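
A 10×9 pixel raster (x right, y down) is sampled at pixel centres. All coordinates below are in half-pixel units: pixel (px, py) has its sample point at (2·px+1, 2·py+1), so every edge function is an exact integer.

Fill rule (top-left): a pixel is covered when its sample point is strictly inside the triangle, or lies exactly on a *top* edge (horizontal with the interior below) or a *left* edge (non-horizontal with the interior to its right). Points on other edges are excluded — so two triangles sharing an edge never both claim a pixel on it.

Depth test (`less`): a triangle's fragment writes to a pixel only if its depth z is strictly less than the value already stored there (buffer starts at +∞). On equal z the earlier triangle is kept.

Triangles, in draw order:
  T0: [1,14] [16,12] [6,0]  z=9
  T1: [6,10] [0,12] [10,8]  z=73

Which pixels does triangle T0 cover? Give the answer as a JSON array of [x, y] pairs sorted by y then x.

T0:
  2·area = 200  (B↔C swapped to make it positive)
  edge (1, 14)→(6, 0): d=(5,-14) top-left  bias=+0
  edge (6, 0)→(16, 12): d=(10,12) right/bottom  bias=-1
  edge (16, 12)→(1, 14): d=(-15,2) right/bottom  bias=-1
    (2,1)@(5, 3): e=[1,42,157] → #
    (3,1)@(7, 3): e=[29,18,153] → #
    (4,1)@(9, 3): e=[57,-6,149] → ·
    (2,2)@(5, 5): e=[11,62,127] → #
    (4,2)@(9, 5): e=[67,14,119] → #
    (5,2)@(11, 5): e=[95,-10,115] → ·
    (2,3)@(5, 7): e=[21,82,97] → #
    (5,3)@(11, 7): e=[105,10,85] → #
    (6,3)@(13, 7): e=[133,-14,81] → ·
    (1,4)@(3, 9): e=[3,126,71] → #
    (6,4)@(13, 9): e=[143,6,51] → #
    (7,4)@(15, 9): e=[171,-18,47] → ·
  covered (25 px):
    · · · · · · · · · ·
    · · # # · · · · · ·
    · · # # # · · · · ·
    · · # # # # · · · ·
    · # # # # # # · · ·
    · # # # # # # # · ·
    · # # # · · · · · ·
    · · · · · · · · · ·
    · · · · · · · · · ·
T1:
  2·area = 4
  edge (6, 10)→(0, 12): d=(-6,2) right/bottom  bias=-1
  edge (0, 12)→(10, 8): d=(10,-4) top-left  bias=+0
  edge (10, 8)→(6, 10): d=(-4,2) right/bottom  bias=-1
    (7,3)@(15, 7): e=[0,10,-6] → ·  [on edge]
    (4,4)@(9, 9): e=[0,6,-2] → ·  [on edge]
    (1,5)@(3, 11): e=[0,2,2] → ·  [on edge]
  covered (0 px):
    · · · · · · · · · ·
    · · · · · · · · · ·
    · · · · · · · · · ·
    · · · · · · · · · ·
    · · · · · · · · · ·
    · · · · · · · · · ·
    · · · · · · · · · ·
    · · · · · · · · · ·
    · · · · · · · · · ·

Final: [[2,1],[3,1],[2,2],[3,2],[4,2],[2,3],[3,3],[4,3],[5,3],[1,4],[2,4],[3,4],[4,4],[5,4],[6,4],[1,5],[2,5],[3,5],[4,5],[5,5],[6,5],[7,5],[1,6],[2,6],[3,6]]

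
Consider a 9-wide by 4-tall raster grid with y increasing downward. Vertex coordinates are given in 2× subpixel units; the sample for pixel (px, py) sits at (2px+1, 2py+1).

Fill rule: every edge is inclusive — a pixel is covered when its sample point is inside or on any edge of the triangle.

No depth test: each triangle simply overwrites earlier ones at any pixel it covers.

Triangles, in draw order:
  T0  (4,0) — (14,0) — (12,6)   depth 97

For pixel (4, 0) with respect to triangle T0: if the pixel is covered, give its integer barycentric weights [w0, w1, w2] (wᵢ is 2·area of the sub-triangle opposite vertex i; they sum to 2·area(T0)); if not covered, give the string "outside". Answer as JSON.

T0:
  2·area = 60
  edge (4, 0)→(14, 0): d=(10,0) inclusive
  edge (14, 0)→(12, 6): d=(-2,6) inclusive
  edge (12, 6)→(4, 0): d=(-8,-6) inclusive
    (3,0)@(7, 1): e=[10,40,10] → #
    (4,0)@(9, 1): e=[10,28,22] → #
    (5,0)@(11, 1): e=[10,16,34] → #
    (6,0)@(13, 1): e=[10,4,46] → #
    (7,0)@(15, 1): e=[10,-8,58] → ·
    (3,1)@(7, 3): e=[30,36,-6] → ·
    (4,1)@(9, 3): e=[30,24,6] → #
    (6,1)@(13, 3): e=[30,0,30] → #  [on edge]
    (7,1)@(15, 3): e=[30,-12,42] → ·
    (4,2)@(9, 5): e=[50,20,-10] → ·
    (5,2)@(11, 5): e=[50,8,2] → #
    (6,2)@(13, 5): e=[50,-4,14] → ·
  covered (8 px):
    · · · # # # # · ·
    · · · · # # # · ·
    · · · · · # · · ·
    · · · · · · · · ·

Final: [28,22,10]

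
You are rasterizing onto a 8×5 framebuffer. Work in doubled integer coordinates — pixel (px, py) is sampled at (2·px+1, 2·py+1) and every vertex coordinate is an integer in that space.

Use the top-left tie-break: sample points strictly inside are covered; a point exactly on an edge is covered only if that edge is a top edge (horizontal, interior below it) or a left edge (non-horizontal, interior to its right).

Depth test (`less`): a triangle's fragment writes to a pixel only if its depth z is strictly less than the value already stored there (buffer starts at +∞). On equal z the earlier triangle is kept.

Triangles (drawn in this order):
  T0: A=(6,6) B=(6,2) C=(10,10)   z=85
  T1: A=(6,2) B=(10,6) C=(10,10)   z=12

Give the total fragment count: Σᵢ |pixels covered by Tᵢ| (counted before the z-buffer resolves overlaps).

T0:
  2·area = 16
  edge (6, 6)→(6, 2): d=(0,-4) top-left  bias=+0
  edge (6, 2)→(10, 10): d=(4,8) right/bottom  bias=-1
  edge (10, 10)→(6, 6): d=(-4,-4) top-left  bias=+0
    (0,0)@(1, 1): e=[-20,36,0] → ·  [on edge]
    (1,1)@(3, 3): e=[-12,28,0] → ·  [on edge]
    (2,2)@(5, 5): e=[-4,20,0] → ·  [on edge]
    (3,2)@(7, 5): e=[4,4,8] → #
    (4,2)@(9, 5): e=[12,-12,16] → ·
    (3,3)@(7, 7): e=[4,12,0] → #  [on edge]
    (4,3)@(9, 7): e=[12,-4,8] → ·
    (3,4)@(7, 9): e=[4,20,-8] → ·
    (4,4)@(9, 9): e=[12,4,0] → #  [on edge]
    (5,4)@(11, 9): e=[20,-12,8] → ·
  covered (3 px):
    · · · · · · · ·
    · · · · · · · ·
    · · · # · · · ·
    · · · # · · · ·
    · · · · # · · ·
T1:
  2·area = 16
  edge (6, 2)→(10, 6): d=(4,4) right/bottom  bias=-1
  edge (10, 6)→(10, 10): d=(0,4) right/bottom  bias=-1
  edge (10, 10)→(6, 2): d=(-4,-8) top-left  bias=+0
    (2,0)@(5, 1): e=[0,20,-4] → ·  [on edge]
    (3,1)@(7, 3): e=[0,12,4] → ·  [on edge]
    (4,2)@(9, 5): e=[0,4,12] → ·  [on edge]
    (4,3)@(9, 7): e=[8,4,4] → #
    (5,3)@(11, 7): e=[0,-4,20] → ·  [on edge]
    (4,4)@(9, 9): e=[16,4,-4] → ·
    (6,4)@(13, 9): e=[0,-12,28] → ·  [on edge]
  covered (1 px):
    · · · · · · · ·
    · · · · · · · ·
    · · · · · · · ·
    · · · · # · · ·
    · · · · · · · ·

Result: 4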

_Exercise description_: Exactly reproduce all of the entries above.

_Result for this exercise_:
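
A 10×9 pixel raster (x right, y down) is sampled at pixel centres. All coordinates below are in half-pixel units: pixel (px, py) has its sample point at (2·px+1, 2·py+1), so every edge function is an exact integer.

Fill rule (top-left): a pixel is covered when its sample point is strictly inside the triangle, or lies exactly on a *top* edge (horizontal with the interior below) or a *left* edge (non-horizontal with the interior to its right). Points on other edges are excluded — so two triangles sharing an edge never both claim a pixel on it.

Depth test (`less`): a triangle's fragment writes to a pixel only if its depth z is strictly less than the value already stored there (buffer starts at +∞). On equal z the earlier triangle is kept.

Triangles, in draw order:
  T0: [1,14] [16,12] [6,0]  z=9
  T1: [6,10] [0,12] [10,8]  z=73

Which pixels does triangle T0 cover? Give the answer as a JSON array of [x, y] pairs sorted by y then x.

T0:
  2·area = 200  (B↔C swapped to make it positive)
  edge (1, 14)→(6, 0): d=(5,-14) top-left  bias=+0
  edge (6, 0)→(16, 12): d=(10,12) right/bottom  bias=-1
  edge (16, 12)→(1, 14): d=(-15,2) right/bottom  bias=-1
    (2,1)@(5, 3): e=[1,42,157] → #
    (3,1)@(7, 3): e=[29,18,153] → #
    (4,1)@(9, 3): e=[57,-6,149] → ·
    (2,2)@(5, 5): e=[11,62,127] → #
    (4,2)@(9, 5): e=[67,14,119] → #
    (5,2)@(11, 5): e=[95,-10,115] → ·
    (2,3)@(5, 7): e=[21,82,97] → #
    (5,3)@(11, 7): e=[105,10,85] → #
    (6,3)@(13, 7): e=[133,-14,81] → ·
    (1,4)@(3, 9): e=[3,126,71] → #
    (6,4)@(13, 9): e=[143,6,51] → #
    (7,4)@(15, 9): e=[171,-18,47] → ·
  covered (25 px):
    · · · · · · · · · ·
    · · # # · · · · · ·
    · · # # # · · · · ·
    · · # # # # · · · ·
    · # # # # # # · · ·
    · # # # # # # # · ·
    · # # # · · · · · ·
    · · · · · · · · · ·
    · · · · · · · · · ·
T1:
  2·area = 4
  edge (6, 10)→(0, 12): d=(-6,2) right/bottom  bias=-1
  edge (0, 12)→(10, 8): d=(10,-4) top-left  bias=+0
  edge (10, 8)→(6, 10): d=(-4,2) right/bottom  bias=-1
    (7,3)@(15, 7): e=[0,10,-6] → ·  [on edge]
    (4,4)@(9, 9): e=[0,6,-2] → ·  [on edge]
    (1,5)@(3, 11): e=[0,2,2] → ·  [on edge]
  covered (0 px):
    · · · · · · · · · ·
    · · · · · · · · · ·
    · · · · · · · · · ·
    · · · · · · · · · ·
    · · · · · · · · · ·
    · · · · · · · · · ·
    · · · · · · · · · ·
    · · · · · · · · · ·
    · · · · · · · · · ·

Final: [[2,1],[3,1],[2,2],[3,2],[4,2],[2,3],[3,3],[4,3],[5,3],[1,4],[2,4],[3,4],[4,4],[5,4],[6,4],[1,5],[2,5],[3,5],[4,5],[5,5],[6,5],[7,5],[1,6],[2,6],[3,6]]

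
Consider a 9-wide by 4-tall raster grid with y increasing downward. Vertex coordinates are given in 2× subpixel units; the sample for pixel (px, py) sits at (2px+1, 2py+1).

Fill rule: every edge is inclusive — a pixel is covered when its sample point is inside or on any edge of the triangle.

No depth test: each triangle simply overwrites earlier ones at any pixel it covers.

Triangles, in draw order:
  T0  (4,0) — (14,0) — (12,6)   depth 97

For pixel (4, 0) with respect to triangle T0: if the pixel is covered, give its integer barycentric weights [w0, w1, w2] (wᵢ is 2·area of the sub-triangle opposite vertex i; they sum to 2·area(T0)); if not covered, give the string "outside". Answer as JSON.

T0:
  2·area = 60
  edge (4, 0)→(14, 0): d=(10,0) inclusive
  edge (14, 0)→(12, 6): d=(-2,6) inclusive
  edge (12, 6)→(4, 0): d=(-8,-6) inclusive
    (3,0)@(7, 1): e=[10,40,10] → #
    (4,0)@(9, 1): e=[10,28,22] → #
    (5,0)@(11, 1): e=[10,16,34] → #
    (6,0)@(13, 1): e=[10,4,46] → #
    (7,0)@(15, 1): e=[10,-8,58] → ·
    (3,1)@(7, 3): e=[30,36,-6] → ·
    (4,1)@(9, 3): e=[30,24,6] → #
    (6,1)@(13, 3): e=[30,0,30] → #  [on edge]
    (7,1)@(15, 3): e=[30,-12,42] → ·
    (4,2)@(9, 5): e=[50,20,-10] → ·
    (5,2)@(11, 5): e=[50,8,2] → #
    (6,2)@(13, 5): e=[50,-4,14] → ·
  covered (8 px):
    · · · # # # # · ·
    · · · · # # # · ·
    · · · · · # · · ·
    · · · · · · · · ·

Final: [28,22,10]

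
You are rasterizing onto a 8×5 framebuffer. Work in doubled integer coordinates — pixel (px, py) is sampled at (2·px+1, 2·py+1) and every vertex coordinate is an integer in that space.

Use the top-left tie-break: sample points strictly inside are covered; a point exactly on an edge is covered only if that edge is a top edge (horizontal, interior below it) or a left edge (non-horizontal, interior to its right).

Depth test (`less`): a triangle's fragment writes to a pixel only if its depth z is strictly less than the value already stored there (buffer starts at +∞). On equal z the earlier triangle is kept.

Triangles (drawn in this order):
  T0: A=(6,6) B=(6,2) C=(10,10)   z=85
  T1: A=(6,2) B=(10,6) C=(10,10)   z=12

Give the total fragment count: Σᵢ |pixels covered by Tᵢ| (counted before the z-buffer resolves overlaps).

T0:
  2·area = 16
  edge (6, 6)→(6, 2): d=(0,-4) top-left  bias=+0
  edge (6, 2)→(10, 10): d=(4,8) right/bottom  bias=-1
  edge (10, 10)→(6, 6): d=(-4,-4) top-left  bias=+0
    (0,0)@(1, 1): e=[-20,36,0] → ·  [on edge]
    (1,1)@(3, 3): e=[-12,28,0] → ·  [on edge]
    (2,2)@(5, 5): e=[-4,20,0] → ·  [on edge]
    (3,2)@(7, 5): e=[4,4,8] → #
    (4,2)@(9, 5): e=[12,-12,16] → ·
    (3,3)@(7, 7): e=[4,12,0] → #  [on edge]
    (4,3)@(9, 7): e=[12,-4,8] → ·
    (3,4)@(7, 9): e=[4,20,-8] → ·
    (4,4)@(9, 9): e=[12,4,0] → #  [on edge]
    (5,4)@(11, 9): e=[20,-12,8] → ·
  covered (3 px):
    · · · · · · · ·
    · · · · · · · ·
    · · · # · · · ·
    · · · # · · · ·
    · · · · # · · ·
T1:
  2·area = 16
  edge (6, 2)→(10, 6): d=(4,4) right/bottom  bias=-1
  edge (10, 6)→(10, 10): d=(0,4) right/bottom  bias=-1
  edge (10, 10)→(6, 2): d=(-4,-8) top-left  bias=+0
    (2,0)@(5, 1): e=[0,20,-4] → ·  [on edge]
    (3,1)@(7, 3): e=[0,12,4] → ·  [on edge]
    (4,2)@(9, 5): e=[0,4,12] → ·  [on edge]
    (4,3)@(9, 7): e=[8,4,4] → #
    (5,3)@(11, 7): e=[0,-4,20] → ·  [on edge]
    (4,4)@(9, 9): e=[16,4,-4] → ·
    (6,4)@(13, 9): e=[0,-12,28] → ·  [on edge]
  covered (1 px):
    · · · · · · · ·
    · · · · · · · ·
    · · · · · · · ·
    · · · · # · · ·
    · · · · · · · ·

Result: 4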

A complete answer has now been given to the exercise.